Given entries
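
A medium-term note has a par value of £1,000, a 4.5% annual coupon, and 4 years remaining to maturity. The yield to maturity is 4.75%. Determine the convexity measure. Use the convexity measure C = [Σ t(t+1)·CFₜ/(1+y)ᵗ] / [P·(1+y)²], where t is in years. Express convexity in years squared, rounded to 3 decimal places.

16.700

With y = 0.0475:
  t   CF        PV=CF/(1+0.0475)^t    t·PV        t(t+1)·PV
  1        45.00        42.9594        42.9594          85.9189
  2        45.00        41.0114        82.0228         246.0683
  3        45.00        39.1517       117.4550         469.8202
  4     1,045.00       867.9609     3,471.8436      17,359.2181
  Σ                    991.0834     3,714.2809      18,161.0254
P = 991.0834.
Convexity = Σ t(t+1)·PV / [P·(1+y)²] = 18,161.0254 / (991.0834 × 1.097256) = 16.70022.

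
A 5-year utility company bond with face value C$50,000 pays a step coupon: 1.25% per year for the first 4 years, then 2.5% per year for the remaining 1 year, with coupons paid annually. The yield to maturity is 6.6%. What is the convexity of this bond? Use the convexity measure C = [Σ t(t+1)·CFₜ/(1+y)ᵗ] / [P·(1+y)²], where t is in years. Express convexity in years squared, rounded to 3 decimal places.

25.422

With y = 0.066:
  t   CF        PV=CF/(1+0.066)^t    t·PV        t(t+1)·PV
  1       625.00       586.3039       586.3039       1,172.6079
  2       625.00       550.0037     1,100.0074       3,300.0222
  3       625.00       515.9509     1,547.8528       6,191.4112
  4       625.00       484.0065     1,936.0260       9,680.1301
  5    51,250.00    37,231.2696   186,156.3481   1,116,938.0885
  Σ                 39,367.5347   191,326.5382   1,137,282.2599
P = 39,367.5347.
Convexity = Σ t(t+1)·PV / [P·(1+y)²] = 1,137,282.2599 / (39,367.5347 × 1.136356) = 25.42235.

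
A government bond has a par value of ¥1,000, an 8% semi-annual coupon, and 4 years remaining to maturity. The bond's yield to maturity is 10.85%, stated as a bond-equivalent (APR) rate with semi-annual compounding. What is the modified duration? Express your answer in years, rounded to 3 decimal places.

Periodic yield y = 0.05425. First find Macaulay duration:
  t   CF        PV=CF/(1+0.05425)^t    t·PV
  1        40.00        37.9417        37.9417
  2        40.00        35.9892        71.9785
  3        40.00        34.1373       102.4119
  4        40.00        32.3806       129.5226
  5        40.00        30.7144       153.5720
  6        40.00        29.1339       174.8033
  7        40.00        27.6347       193.4429
  8     1,040.00       681.5292     5,452.2335
  Σ                    909.4610     6,315.9063
P = 909.4610; Macaulay duration = 6,315.9063 / 909.4610 = 6.94467 half-year periods = 3.47233 years.
Modified duration = D_Mac / (1 + y) = 3.47233 / 1.05425 = 3.29365 years.

3.294 years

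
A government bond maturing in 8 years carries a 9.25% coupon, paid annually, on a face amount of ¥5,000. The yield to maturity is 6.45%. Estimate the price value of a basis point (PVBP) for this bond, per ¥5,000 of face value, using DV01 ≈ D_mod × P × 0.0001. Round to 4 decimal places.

Periodic yield y = 0.0645.
  t   CF        PV=CF/(1+0.0645)^t    t·PV
  1       462.50       434.4763       434.4763
  2       462.50       408.1506       816.3011
  3       462.50       383.4200     1,150.2599
  4       462.50       360.1879     1,440.7514
  5       462.50       338.3634     1,691.8171
  6       462.50       317.8614     1,907.1682
  7       462.50       298.6016     2,090.2109
  8     5,462.50     3,313.0358    26,504.2861
  Σ                  5,854.0968    36,035.2711
P = 5,854.0968; D_Mac = 6.15556 yrs; D_mod = 5.78259 yrs.
DV01 ≈ 5.78259 × 5,854.0968 × 0.0001 = 3.385183.

¥3.3852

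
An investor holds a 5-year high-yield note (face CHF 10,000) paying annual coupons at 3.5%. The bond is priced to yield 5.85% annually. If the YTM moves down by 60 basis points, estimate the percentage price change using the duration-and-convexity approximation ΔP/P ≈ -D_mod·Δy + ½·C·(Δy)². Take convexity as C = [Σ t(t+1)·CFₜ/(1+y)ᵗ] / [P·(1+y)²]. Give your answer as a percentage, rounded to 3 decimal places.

With y = 0.0585:
  t   CF        PV=CF/(1+0.0585)^t    t·PV        t(t+1)·PV
  1       350.00       330.6566       330.6566         661.3132
  2       350.00       312.3822       624.7645       1,874.2934
  3       350.00       295.1178       885.3535       3,541.4140
  4       350.00       278.8076     1,115.2304       5,576.1518
  5    10,350.00     7,789.0777    38,945.3887     233,672.3320
  Σ                  9,006.0420    41,901.3936     245,325.5044
P = 9,006.0420; D_Mac = 4.65259 yrs; D_mod = 4.39545 yrs; C = 24.31235.
Duration effect: -4.39545 × (-0.006) = +0.026373
Convexity effect: 0.5 × 24.31235 × (-0.006)² = +0.0004376
ΔP/P ≈ +0.026373 + 0.0004376 = +0.026810 = +2.6810%.

+2.681%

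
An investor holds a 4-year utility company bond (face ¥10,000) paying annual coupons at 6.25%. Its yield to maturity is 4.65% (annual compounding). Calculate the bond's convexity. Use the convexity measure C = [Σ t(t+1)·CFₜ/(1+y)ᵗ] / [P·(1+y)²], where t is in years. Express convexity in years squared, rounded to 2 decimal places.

16.27

With y = 0.0465:
  t   CF        PV=CF/(1+0.0465)^t    t·PV        t(t+1)·PV
  1       625.00       597.2289       597.2289       1,194.4577
  2       625.00       570.6917     1,141.3834       3,424.1502
  3       625.00       545.3337     1,636.0010       6,544.0041
  4    10,625.00     8,858.7411    35,434.9643     177,174.8214
  Σ                 10,571.9953    38,809.5776     188,337.4334
P = 10,571.9953.
Convexity = Σ t(t+1)·PV / [P·(1+y)²] = 188,337.4334 / (10,571.9953 × 1.095162) = 16.26677.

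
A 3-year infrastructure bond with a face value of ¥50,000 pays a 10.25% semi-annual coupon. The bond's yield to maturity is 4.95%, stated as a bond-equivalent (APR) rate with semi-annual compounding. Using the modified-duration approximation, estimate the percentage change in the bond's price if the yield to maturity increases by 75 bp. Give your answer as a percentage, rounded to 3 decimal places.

-1.964%

Periodic yield y = 0.02475. Modified duration first:
  t   CF        PV=CF/(1+0.02475)^t    t·PV
  1     2,562.50     2,500.6099     2,500.6099
  2     2,562.50     2,440.2146     4,880.4292
  3     2,562.50     2,381.2780     7,143.8339
  4     2,562.50     2,323.7648     9,295.0591
  5     2,562.50     2,267.6407    11,338.2034
  6    52,562.50    45,390.8642   272,345.1851
  Σ                 57,304.3721   307,503.3206
P = 57,304.3721; D_Mac = 5.36614 half-year periods = 2.68307 yrs; D_mod = 2.68307/(1+0.02475) = 2.61827 yrs.
ΔP/P ≈ -D_mod · Δy = -2.61827 × (+0.0075) = -0.019637 = -1.9637%.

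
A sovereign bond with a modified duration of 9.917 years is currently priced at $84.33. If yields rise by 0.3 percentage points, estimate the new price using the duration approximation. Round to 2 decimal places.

Duration approximation: ΔP/P ≈ -D_mod · Δy = -9.917 × (+0.003) = -0.029751.
New price ≈ 84.33 × (1 - 0.029751) = 81.82109817.

$81.82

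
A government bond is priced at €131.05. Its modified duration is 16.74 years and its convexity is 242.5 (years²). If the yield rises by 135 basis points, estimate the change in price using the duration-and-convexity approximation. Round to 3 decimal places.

Duration effect: -D_mod·Δy = -16.74 × (+0.0135) = -0.225990
Convexity effect: ½·C·(Δy)² = 0.5 × 242.5 × (0.0135)² = +0.0220978125
ΔP/P ≈ -0.225990 + 0.0220978125 = -0.2038921875
ΔP ≈ 131.05 × (-0.2038921875) = -26.720071171875.

-€26.720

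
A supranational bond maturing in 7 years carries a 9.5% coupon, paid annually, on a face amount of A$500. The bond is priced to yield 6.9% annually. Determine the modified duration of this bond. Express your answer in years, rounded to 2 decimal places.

5.17 years

Periodic yield y = 0.069. First find Macaulay duration:
  t   CF        PV=CF/(1+0.069)^t    t·PV
  1        47.50        44.4341        44.4341
  2        47.50        41.5660        83.1320
  3        47.50        38.8831       116.6492
  4        47.50        36.3733       145.4932
  5        47.50        34.0255       170.1277
  6        47.50        31.8293       190.9759
  7       547.50       343.1944     2,402.3608
  Σ                    570.3057     3,153.1729
P = 570.3057; Macaulay duration = 3,153.1729 / 570.3057 = 5.52892 years.
Modified duration = D_Mac / (1 + y) = 5.52892 / 1.069 = 5.17205 years.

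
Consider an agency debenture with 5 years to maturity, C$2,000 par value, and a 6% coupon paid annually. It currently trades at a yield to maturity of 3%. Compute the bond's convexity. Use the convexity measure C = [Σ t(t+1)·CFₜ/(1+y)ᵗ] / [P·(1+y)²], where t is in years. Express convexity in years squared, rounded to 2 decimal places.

With y = 0.03:
  t   CF        PV=CF/(1+0.03)^t    t·PV        t(t+1)·PV
  1       120.00       116.5049       116.5049         233.0097
  2       120.00       113.1115       226.2230         678.6691
  3       120.00       109.8170       329.4510       1,317.8040
  4       120.00       106.6184       426.4738       2,132.3689
  5     2,120.00     1,828.7306     9,143.6531      54,861.9187
  Σ                  2,274.7824    10,242.3058      59,223.7704
P = 2,274.7824.
Convexity = Σ t(t+1)·PV / [P·(1+y)²] = 59,223.7704 / (2,274.7824 × 1.060900) = 24.54041.

24.54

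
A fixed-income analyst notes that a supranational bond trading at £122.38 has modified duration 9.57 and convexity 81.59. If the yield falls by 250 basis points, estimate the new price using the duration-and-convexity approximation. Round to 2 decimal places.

£154.78

Duration effect: -D_mod·Δy = -9.57 × (-0.025) = +0.239250
Convexity effect: ½·C·(Δy)² = 0.5 × 81.59 × (-0.025)² = +0.025496875
ΔP/P ≈ +0.239250 + 0.025496875 = +0.264746875
New price ≈ 122.38 × (1 + 0.264746875) = 154.7797225625.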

Problem to work on
Restate word for word the lines from the line containing "A fixed-income analyst" through the last line of the listing, inclusive, and nothing beyond them.

Solution to the problem
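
A fixed-income analyst notes that a supranational bond trading at £122.38 has modified duration 9.57 and convexity 81.59. If the yield falls by 250 basis points, estimate the new price using the duration-and-convexity approximation. Round to 2 decimal places.

£154.78

Duration effect: -D_mod·Δy = -9.57 × (-0.025) = +0.239250
Convexity effect: ½·C·(Δy)² = 0.5 × 81.59 × (-0.025)² = +0.025496875
ΔP/P ≈ +0.239250 + 0.025496875 = +0.264746875
New price ≈ 122.38 × (1 + 0.264746875) = 154.7797225625.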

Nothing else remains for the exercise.